* YOUR INSTRUCTIONS
Reproduce the opening lines of the records exactly, please, stopping after the line that contains "such condition. assert".

━━━━━━━━━━

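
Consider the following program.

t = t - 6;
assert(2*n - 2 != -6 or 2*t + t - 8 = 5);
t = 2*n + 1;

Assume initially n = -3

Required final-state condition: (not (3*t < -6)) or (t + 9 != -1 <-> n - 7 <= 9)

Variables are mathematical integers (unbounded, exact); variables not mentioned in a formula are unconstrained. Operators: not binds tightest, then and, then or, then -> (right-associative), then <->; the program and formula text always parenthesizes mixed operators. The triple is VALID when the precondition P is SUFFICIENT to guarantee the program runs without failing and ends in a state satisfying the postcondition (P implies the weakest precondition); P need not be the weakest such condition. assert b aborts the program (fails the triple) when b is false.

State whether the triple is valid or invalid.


Working backward. After the program, the postcondition (not (3*t < -6)) or (t + 9 != -1 <-> n - 7 <= 9) must hold; in canonical form it is (not (3*t < -6)) or (t != -10 <-> n <= 16).
Before t := 2*n + 1: (not (6*n < -9)) or (2*n != -11 <-> n <= 16)
Before assert 2*n - 2 != -6 or 2*t + t - 8 = 5: (2*n != -4 or 3*t = 13) and ((not (6*n < -9)) or (2*n != -11 <-> n <= 16))
Before t := t - 6: (2*n != -4 or 3*t = 31) and ((not (6*n < -9)) or (2*n != -11 <-> n <= 16))
The weakest precondition is (2*n != -4 or 3*t = 31) and ((not (6*n < -9)) or (2*n != -11 <-> n <= 16)).
Check whether n = -3 implies it.
Every state satisfying the precondition satisfies the weakest precondition: the implication holds.
Answer: valid


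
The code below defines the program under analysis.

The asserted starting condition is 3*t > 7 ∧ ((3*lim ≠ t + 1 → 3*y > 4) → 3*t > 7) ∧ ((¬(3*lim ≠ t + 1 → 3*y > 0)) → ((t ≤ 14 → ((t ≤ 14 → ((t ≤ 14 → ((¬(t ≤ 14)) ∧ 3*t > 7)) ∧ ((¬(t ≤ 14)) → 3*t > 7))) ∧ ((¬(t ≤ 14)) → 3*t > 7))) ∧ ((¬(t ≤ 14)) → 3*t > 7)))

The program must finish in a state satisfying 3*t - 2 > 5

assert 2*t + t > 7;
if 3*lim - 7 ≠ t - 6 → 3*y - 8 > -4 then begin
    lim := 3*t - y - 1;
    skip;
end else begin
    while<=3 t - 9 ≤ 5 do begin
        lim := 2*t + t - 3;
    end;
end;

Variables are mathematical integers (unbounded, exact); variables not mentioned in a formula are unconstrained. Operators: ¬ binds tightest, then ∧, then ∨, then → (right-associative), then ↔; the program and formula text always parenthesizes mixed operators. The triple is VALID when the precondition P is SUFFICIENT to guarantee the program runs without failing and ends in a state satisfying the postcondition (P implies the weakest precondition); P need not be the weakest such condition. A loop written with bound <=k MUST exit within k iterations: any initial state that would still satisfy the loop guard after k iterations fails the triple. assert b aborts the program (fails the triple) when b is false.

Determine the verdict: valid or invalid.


Working backward. After the program, the postcondition 3*t - 2 > 5 must hold; in canonical form it is 3*t > 7.
Then branch requires 3*t > 7; else branch requires (t ≤ 14 → ((t ≤ 14 → ((t ≤ 14 → ((¬(t ≤ 14)) ∧ 3*t > 7)) ∧ ((¬(t ≤ 14)) → 3*t > 7))) ∧ ((¬(t ≤ 14)) → 3*t > 7))) ∧ ((¬(t ≤ 14)) → 3*t > 7).
Before the if: ((3*lim ≠ t + 1 → 3*y > 4) → 3*t > 7) ∧ ((¬(3*lim ≠ t + 1 → 3*y > 4)) → ((t ≤ 14 → ((t ≤ 14 → ((t ≤ 14 → ((¬(t ≤ 14)) ∧ 3*t > 7)) ∧ ((¬(t ≤ 14)) → 3*t > 7))) ∧ ((¬(t ≤ 14)) → 3*t > 7))) ∧ ((¬(t ≤ 14)) → 3*t > 7)))
Before assert 2*t + t > 7: 3*t > 7 ∧ ((3*lim ≠ t + 1 → 3*y > 4) → 3*t > 7) ∧ ((¬(3*lim ≠ t + 1 → 3*y > 4)) → ((t ≤ 14 → ((t ≤ 14 → ((t ≤ 14 → ((¬(t ≤ 14)) ∧ 3*t > 7)) ∧ ((¬(t ≤ 14)) → 3*t > 7))) ∧ ((¬(t ≤ 14)) → 3*t > 7))) ∧ ((¬(t ≤ 14)) → 3*t > 7)))
The weakest precondition is 3*t > 7 ∧ ((3*lim ≠ t + 1 → 3*y > 4) → 3*t > 7) ∧ ((¬(3*lim ≠ t + 1 → 3*y > 4)) → ((t ≤ 14 → ((t ≤ 14 → ((t ≤ 14 → ((¬(t ≤ 14)) ∧ 3*t > 7)) ∧ ((¬(t ≤ 14)) → 3*t > 7))) ∧ ((¬(t ≤ 14)) → 3*t > 7))) ∧ ((¬(t ≤ 14)) → 3*t > 7))).
Check whether 3*t > 7 ∧ ((3*lim ≠ t + 1 → 3*y > 4) → 3*t > 7) ∧ ((¬(3*lim ≠ t + 1 → 3*y > 0)) → ((t ≤ 14 → ((t ≤ 14 → ((t ≤ 14 → ((¬(t ≤ 14)) ∧ 3*t > 7)) ∧ ((¬(t ≤ 14)) → 3*t > 7))) ∧ ((¬(t ≤ 14)) → 3*t > 7))) ∧ ((¬(t ≤ 14)) → 3*t > 7))) implies it.
Countermodel: at the initial state lim = 0, t = 3, y = 1, the precondition holds but the weakest precondition fails.
Answer: invalid


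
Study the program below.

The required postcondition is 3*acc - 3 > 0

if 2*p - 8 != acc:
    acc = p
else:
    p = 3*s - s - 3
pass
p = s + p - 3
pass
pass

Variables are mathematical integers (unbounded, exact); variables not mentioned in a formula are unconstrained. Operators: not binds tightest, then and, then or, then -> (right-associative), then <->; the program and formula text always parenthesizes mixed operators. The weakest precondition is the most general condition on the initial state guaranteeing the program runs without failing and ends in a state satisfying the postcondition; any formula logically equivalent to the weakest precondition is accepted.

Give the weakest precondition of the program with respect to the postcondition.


Working backward. After the program, the postcondition 3*acc - 3 > 0 must hold; in canonical form it is 3*acc > 3.
Before skip: 3*acc > 3
Before skip: 3*acc > 3
Before p := s + p - 3: 3*acc > 3
Before skip: 3*acc > 3
Then branch requires 3*p > 3; else branch requires 3*acc > 3.
Before the if: (2*p != acc + 8 -> 3*p > 3) and ((not (2*p != acc + 8)) -> 3*acc > 3)
Answer: WP = (2*p != acc + 8 -> 3*p > 3) and ((not (2*p != acc + 8)) -> 3*acc > 3)


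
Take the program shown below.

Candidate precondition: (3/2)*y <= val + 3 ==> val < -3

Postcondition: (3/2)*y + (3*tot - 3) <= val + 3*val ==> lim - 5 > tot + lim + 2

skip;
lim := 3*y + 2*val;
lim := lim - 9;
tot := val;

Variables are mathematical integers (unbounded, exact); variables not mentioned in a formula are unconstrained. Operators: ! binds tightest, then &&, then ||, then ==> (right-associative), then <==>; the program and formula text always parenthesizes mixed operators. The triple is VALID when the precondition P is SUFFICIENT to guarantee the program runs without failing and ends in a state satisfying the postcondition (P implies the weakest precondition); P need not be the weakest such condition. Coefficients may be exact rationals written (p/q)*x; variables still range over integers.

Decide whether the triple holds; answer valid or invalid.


Working backward. After the program, the postcondition (3/2)*y + (3*tot - 3) <= val + 3*val ==> lim - 5 > tot + lim + 2 must hold; in canonical form it is 3*tot + (3/2)*y <= 4*val + 3 ==> tot < -7.
Before tot := val: (3/2)*y <= val + 3 ==> val < -7
Before lim := lim - 9: (3/2)*y <= val + 3 ==> val < -7
Before lim := 3*y + 2*val: (3/2)*y <= val + 3 ==> val < -7
Before skip: (3/2)*y <= val + 3 ==> val < -7
The weakest precondition is (3/2)*y <= val + 3 ==> val < -7.
Check whether (3/2)*y <= val + 3 ==> val < -3 implies it.
Countermodel: at the initial state val = -6, y = -2, the precondition holds but the weakest precondition fails.
Answer: invalid


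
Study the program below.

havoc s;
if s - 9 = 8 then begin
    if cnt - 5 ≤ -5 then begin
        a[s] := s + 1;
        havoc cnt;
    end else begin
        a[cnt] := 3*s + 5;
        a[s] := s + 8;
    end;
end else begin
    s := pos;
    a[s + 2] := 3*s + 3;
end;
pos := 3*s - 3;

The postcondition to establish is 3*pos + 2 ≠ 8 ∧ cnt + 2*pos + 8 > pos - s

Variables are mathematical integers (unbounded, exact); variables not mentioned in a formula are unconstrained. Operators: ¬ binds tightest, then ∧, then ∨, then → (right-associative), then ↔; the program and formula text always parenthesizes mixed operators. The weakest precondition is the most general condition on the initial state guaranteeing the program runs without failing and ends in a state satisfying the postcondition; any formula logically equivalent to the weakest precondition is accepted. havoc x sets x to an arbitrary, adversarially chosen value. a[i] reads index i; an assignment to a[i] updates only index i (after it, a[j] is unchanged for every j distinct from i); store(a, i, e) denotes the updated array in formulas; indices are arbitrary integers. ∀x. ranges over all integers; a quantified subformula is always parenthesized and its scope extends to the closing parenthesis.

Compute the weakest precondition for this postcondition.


Working backward. After the program, the postcondition 3*pos + 2 ≠ 8 ∧ cnt + 2*pos + 8 > pos - s must hold; in canonical form it is 3*pos ≠ 6 ∧ cnt + pos + s > -8.
Before pos := 3*s - 3: 9*s ≠ 15 ∧ cnt + 4*s > -5
Then branch requires (cnt ≤ 0 → (∀cnt_1. (9*s ≠ 15 ∧ cnt_1 + 4*s > -5))) ∧ ((¬(cnt ≤ 0)) → (9*s ≠ 15 ∧ cnt + 4*s > -5)); else branch requires 9*pos ≠ 15 ∧ cnt + 4*pos > -5.
Before the if: (s = 17 → ((cnt ≤ 0 → (∀cnt_1. (9*s ≠ 15 ∧ cnt_1 + 4*s > -5))) ∧ ((¬(cnt ≤ 0)) → (9*s ≠ 15 ∧ cnt + 4*s > -5)))) ∧ ((¬(s = 17)) → (9*pos ≠ 15 ∧ cnt + 4*pos > -5))
Before havoc s: ∀s_1. ((s_1 = 17 → ((cnt ≤ 0 → (∀cnt_1. (9*s_1 ≠ 15 ∧ cnt_1 + 4*s_1 > -5))) ∧ ((¬(cnt ≤ 0)) → (9*s_1 ≠ 15 ∧ cnt + 4*s_1 > -5)))) ∧ ((¬(s_1 = 17)) → (9*pos ≠ 15 ∧ cnt + 4*pos > -5)))
Answer: WP = ∀s_1. ((s_1 = 17 → ((cnt ≤ 0 → (∀cnt_1. (9*s_1 ≠ 15 ∧ cnt_1 + 4*s_1 > -5))) ∧ ((¬(cnt ≤ 0)) → (9*s_1 ≠ 15 ∧ cnt + 4*s_1 > -5)))) ∧ ((¬(s_1 = 17)) → (9*pos ≠ 15 ∧ cnt + 4*pos > -5)))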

━━━━━━━━━━

* REPLY TO THE TASK
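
Consider the following program.

t = t - 6;
assert(2*n - 2 != -6 or 2*t + t - 8 = 5);
t = 2*n + 1;

Assume initially n = -3

Required final-state condition: (not (3*t < -6)) or (t + 9 != -1 <-> n - 7 <= 9)

Variables are mathematical integers (unbounded, exact); variables not mentioned in a formula are unconstrained. Operators: not binds tightest, then and, then or, then -> (right-associative), then <->; the program and formula text always parenthesizes mixed operators. The triple is VALID when the precondition P is SUFFICIENT to guarantee the program runs without failing and ends in a state satisfying the postcondition (P implies the weakest precondition); P need not be the weakest such condition. assert b aborts the program (fails the triple) when b is false.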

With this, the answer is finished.